::: DATA PROVIDED

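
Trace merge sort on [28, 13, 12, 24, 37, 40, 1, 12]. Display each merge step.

Divide and conquer:
  Merge [28] + [13] -> [13, 28]
  Merge [12] + [24] -> [12, 24]
  Merge [13, 28] + [12, 24] -> [12, 13, 24, 28]
  Merge [37] + [40] -> [37, 40]
  Merge [1] + [12] -> [1, 12]
  Merge [37, 40] + [1, 12] -> [1, 12, 37, 40]
  Merge [12, 13, 24, 28] + [1, 12, 37, 40] -> [1, 12, 12, 13, 24, 28, 37, 40]


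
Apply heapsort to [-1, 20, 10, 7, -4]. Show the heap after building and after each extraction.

Build heap: [20, 7, 10, -1, -4]
Extract 20: [10, 7, -4, -1, 20]
Extract 10: [7, -1, -4, 10, 20]
Extract 7: [-1, -4, 7, 10, 20]
Extract -1: [-4, -1, 7, 10, 20]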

::::::

EXERCISE INSTRUCTIONS =
Every record in the listing above is to be copied exactly.

ANSWER BOX =
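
Trace merge sort on [28, 13, 12, 24, 37, 40, 1, 12]. Display each merge step.

Divide and conquer:
  Merge [28] + [13] -> [13, 28]
  Merge [12] + [24] -> [12, 24]
  Merge [13, 28] + [12, 24] -> [12, 13, 24, 28]
  Merge [37] + [40] -> [37, 40]
  Merge [1] + [12] -> [1, 12]
  Merge [37, 40] + [1, 12] -> [1, 12, 37, 40]
  Merge [12, 13, 24, 28] + [1, 12, 37, 40] -> [1, 12, 12, 13, 24, 28, 37, 40]


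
Apply heapsort to [-1, 20, 10, 7, -4]. Show the heap after building and after each extraction.

Build heap: [20, 7, 10, -1, -4]
Extract 20: [10, 7, -4, -1, 20]
Extract 10: [7, -1, -4, 10, 20]
Extract 7: [-1, -4, 7, 10, 20]
Extract -1: [-4, -1, 7, 10, 20]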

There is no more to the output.